>>

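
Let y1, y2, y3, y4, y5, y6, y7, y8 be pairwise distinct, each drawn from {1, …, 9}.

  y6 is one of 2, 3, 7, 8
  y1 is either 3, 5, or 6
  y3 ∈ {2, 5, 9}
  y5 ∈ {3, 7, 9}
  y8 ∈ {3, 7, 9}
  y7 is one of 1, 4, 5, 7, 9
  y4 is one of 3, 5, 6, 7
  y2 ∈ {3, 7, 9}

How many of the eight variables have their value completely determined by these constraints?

2

y2, y5, y8 between them cover only {3, 7, 9} — a naked triple. Remove those values from y1, y3, y4, y6, y7.
y1 and y4 share exactly the 2 values {5, 6}; by pigeonhole those values go to them, so strike 5, 6 from y3, y7.
y3 must be 2 (only option left). Eliminate 2 elsewhere: y6.
y6 has just one choice, so y6 = 8.
Determined: y3=2, y6=8. The other variables each still have more than one consistent value. That makes 2.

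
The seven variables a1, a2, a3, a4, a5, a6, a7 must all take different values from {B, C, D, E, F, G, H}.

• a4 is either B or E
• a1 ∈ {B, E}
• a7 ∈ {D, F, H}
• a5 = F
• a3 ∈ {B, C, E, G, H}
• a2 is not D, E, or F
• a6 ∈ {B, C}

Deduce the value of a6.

a5 must be F (only option left). So a7 can't be F.
The 6 still-open variables draw from only 6 values {B, C, D, E, G, H}, so each is used; only a7 can be D, hence a7 = D.
a1 and a4 share exactly the 2 values {B, E}; by pigeonhole those values go to them, so strike B, E from a2, a3, a6.
So a6 = C.

C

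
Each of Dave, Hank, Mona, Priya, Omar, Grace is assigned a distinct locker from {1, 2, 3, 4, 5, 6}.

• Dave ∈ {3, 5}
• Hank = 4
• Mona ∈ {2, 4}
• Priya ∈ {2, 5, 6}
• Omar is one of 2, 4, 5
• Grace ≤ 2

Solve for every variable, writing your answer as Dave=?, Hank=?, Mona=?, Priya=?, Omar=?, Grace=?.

Hank must be 4 (only option left). Remove 4 from Mona, Omar.
Mona has just one choice, so Mona = 2. Remove 2 from Priya, Omar, Grace.
Omar must be 5 (only option left). So Dave, Priya can't be 5.
That leaves Grace = 1.
Dave has just one choice, so Dave = 3.
Priya must be 6 (only option left).

Dave=3, Hank=4, Mona=2, Priya=6, Omar=5, Grace=1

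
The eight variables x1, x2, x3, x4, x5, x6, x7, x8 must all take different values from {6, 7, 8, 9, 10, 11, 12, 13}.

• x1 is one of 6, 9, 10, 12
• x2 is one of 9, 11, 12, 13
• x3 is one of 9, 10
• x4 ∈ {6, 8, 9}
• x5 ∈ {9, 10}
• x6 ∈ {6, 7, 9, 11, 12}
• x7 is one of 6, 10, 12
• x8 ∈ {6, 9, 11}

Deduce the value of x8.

11

Among the 8 variables, 7 fits only x6 (and all 8 values in {6, 7, 8, 9, 10, 11, 12, 13} must be used), so x6 = 7.
Among the 7 still-open variables, 8 fits only x4 (and all 7 values in {6, 8, 9, 10, 11, 12, 13} must be used), so x4 = 8.
The 6 still-open variables draw from only 6 values {6, 9, 10, 11, 12, 13}, so each is used; only x2 can be 13, hence x2 = 13.
Among the 5 still-open variables, 11 fits only x8 (and all 5 values in {6, 9, 10, 11, 12} must be used), so x8 = 11.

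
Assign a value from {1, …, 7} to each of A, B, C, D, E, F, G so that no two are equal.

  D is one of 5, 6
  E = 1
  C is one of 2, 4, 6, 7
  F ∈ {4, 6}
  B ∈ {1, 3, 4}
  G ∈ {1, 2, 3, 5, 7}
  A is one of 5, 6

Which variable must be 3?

B

E has just one choice, so E = 1. Eliminate 1 elsewhere: B, G.
The 2 variables A and D are confined to {5, 6}, which locks those values in; drop them from C, F, G.
F's domain is down to {4}, so F = 4. Strike 4 from B, C.
So 3 goes to B.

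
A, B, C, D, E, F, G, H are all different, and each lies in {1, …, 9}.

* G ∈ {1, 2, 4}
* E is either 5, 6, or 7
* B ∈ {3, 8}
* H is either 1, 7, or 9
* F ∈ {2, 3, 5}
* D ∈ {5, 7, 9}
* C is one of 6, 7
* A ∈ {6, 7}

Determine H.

The 2 variables A and C are confined to {6, 7}, which locks those values in; drop them from D, E, H.
E has just one choice, so E = 5. Remove 5 from D, F.
D must be 9 (only option left). Strike 9 from H.
So H = 1.

1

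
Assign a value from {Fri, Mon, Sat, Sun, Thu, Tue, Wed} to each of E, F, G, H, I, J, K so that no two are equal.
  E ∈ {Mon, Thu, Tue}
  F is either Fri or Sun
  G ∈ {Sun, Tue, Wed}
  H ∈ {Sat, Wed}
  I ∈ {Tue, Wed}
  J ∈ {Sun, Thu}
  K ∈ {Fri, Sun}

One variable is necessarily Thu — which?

Among the 7 variables, Mon fits only E (and all 7 values in {Fri, Mon, Sat, Sun, Thu, Tue, Wed} must be used), so E = Mon.
The 6 still-open variables draw from only 6 values {Fri, Sat, Sun, Thu, Tue, Wed}, so each is used; only H can be Sat, hence H = Sat.
Among the 5 still-open variables, Thu fits only J (and all 5 values in {Fri, Sun, Thu, Tue, Wed} must be used), so J = Thu.

J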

<<

● **INSTRUCTIONS TO FOLLOW**
The answer should consist of every entry, repeated word for word.

● **RESPONSE TO THIS EXERCISE**
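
Let y1, y2, y3, y4, y5, y6, y7, y8 be pairwise distinct, each drawn from {1, …, 9}.

  y6 is one of 2, 3, 7, 8
  y1 is either 3, 5, or 6
  y3 ∈ {2, 5, 9}
  y5 ∈ {3, 7, 9}
  y8 ∈ {3, 7, 9}
  y7 is one of 1, 4, 5, 7, 9
  y4 is one of 3, 5, 6, 7
  y2 ∈ {3, 7, 9}

How many of the eight variables have their value completely determined by these constraints?

2

y2, y5, y8 between them cover only {3, 7, 9} — a naked triple. Remove those values from y1, y3, y4, y6, y7.
y1 and y4 share exactly the 2 values {5, 6}; by pigeonhole those values go to them, so strike 5, 6 from y3, y7.
y3 must be 2 (only option left). Eliminate 2 elsewhere: y6.
y6 has just one choice, so y6 = 8.
Determined: y3=2, y6=8. The other variables each still have more than one consistent value. That makes 2.

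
The seven variables a1, a2, a3, a4, a5, a6, a7 must all take different values from {B, C, D, E, F, G, H}.

• a4 is either B or E
• a1 ∈ {B, E}
• a7 ∈ {D, F, H}
• a5 = F
• a3 ∈ {B, C, E, G, H}
• a2 is not D, E, or F
• a6 ∈ {B, C}

Deduce the value of a6.

a5 must be F (only option left). So a7 can't be F.
The 6 still-open variables draw from only 6 values {B, C, D, E, G, H}, so each is used; only a7 can be D, hence a7 = D.
a1 and a4 share exactly the 2 values {B, E}; by pigeonhole those values go to them, so strike B, E from a2, a3, a6.
So a6 = C.

C

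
Each of Dave, Hank, Mona, Priya, Omar, Grace is assigned a distinct locker from {1, 2, 3, 4, 5, 6}.

• Dave ∈ {3, 5}
• Hank = 4
• Mona ∈ {2, 4}
• Priya ∈ {2, 5, 6}
• Omar is one of 2, 4, 5
• Grace ≤ 2

Solve for every variable, writing your answer as Dave=?, Hank=?, Mona=?, Priya=?, Omar=?, Grace=?.

Hank must be 4 (only option left). Remove 4 from Mona, Omar.
Mona has just one choice, so Mona = 2. Remove 2 from Priya, Omar, Grace.
Omar must be 5 (only option left). So Dave, Priya can't be 5.
That leaves Grace = 1.
Dave has just one choice, so Dave = 3.
Priya must be 6 (only option left).

Dave=3, Hank=4, Mona=2, Priya=6, Omar=5, Grace=1

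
The eight variables x1, x2, x3, x4, x5, x6, x7, x8 must all take different values from {6, 7, 8, 9, 10, 11, 12, 13}.

• x1 is one of 6, 9, 10, 12
• x2 is one of 9, 11, 12, 13
• x3 is one of 9, 10
• x4 ∈ {6, 8, 9}
• x5 ∈ {9, 10}
• x6 ∈ {6, 7, 9, 11, 12}
• x7 is one of 6, 10, 12
• x8 ∈ {6, 9, 11}

Deduce the value of x8.

11

Among the 8 variables, 7 fits only x6 (and all 8 values in {6, 7, 8, 9, 10, 11, 12, 13} must be used), so x6 = 7.
Among the 7 still-open variables, 8 fits only x4 (and all 7 values in {6, 8, 9, 10, 11, 12, 13} must be used), so x4 = 8.
The 6 still-open variables draw from only 6 values {6, 9, 10, 11, 12, 13}, so each is used; only x2 can be 13, hence x2 = 13.
Among the 5 still-open variables, 11 fits only x8 (and all 5 values in {6, 9, 10, 11, 12} must be used), so x8 = 11.

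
Assign a value from {1, …, 7} to each of A, B, C, D, E, F, G so that no two are equal.

  D is one of 5, 6
  E = 1
  C is one of 2, 4, 6, 7
  F ∈ {4, 6}
  B ∈ {1, 3, 4}
  G ∈ {1, 2, 3, 5, 7}
  A is one of 5, 6

Which variable must be 3?

B

E has just one choice, so E = 1. Eliminate 1 elsewhere: B, G.
The 2 variables A and D are confined to {5, 6}, which locks those values in; drop them from C, F, G.
F's domain is down to {4}, so F = 4. Strike 4 from B, C.
So 3 goes to B.

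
A, B, C, D, E, F, G, H are all different, and each lies in {1, …, 9}.

* G ∈ {1, 2, 4}
* E is either 5, 6, or 7
* B ∈ {3, 8}
* H is either 1, 7, or 9
* F ∈ {2, 3, 5}
* D ∈ {5, 7, 9}
* C is one of 6, 7
* A ∈ {6, 7}

Determine H.

The 2 variables A and C are confined to {6, 7}, which locks those values in; drop them from D, E, H.
E has just one choice, so E = 5. Remove 5 from D, F.
D must be 9 (only option left). Strike 9 from H.
So H = 1.

1

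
Assign a value from {Fri, Mon, Sat, Sun, Thu, Tue, Wed} to each of E, F, G, H, I, J, K so that no two are equal.
  E ∈ {Mon, Thu, Tue}
  F is either Fri or Sun
  G ∈ {Sun, Tue, Wed}
  H ∈ {Sat, Wed}
  I ∈ {Tue, Wed}
  J ∈ {Sun, Thu}
  K ∈ {Fri, Sun}

One variable is necessarily Thu — which?

Among the 7 variables, Mon fits only E (and all 7 values in {Fri, Mon, Sat, Sun, Thu, Tue, Wed} must be used), so E = Mon.
The 6 still-open variables draw from only 6 values {Fri, Sat, Sun, Thu, Tue, Wed}, so each is used; only H can be Sat, hence H = Sat.
Among the 5 still-open variables, Thu fits only J (and all 5 values in {Fri, Sun, Thu, Tue, Wed} must be used), so J = Thu.

J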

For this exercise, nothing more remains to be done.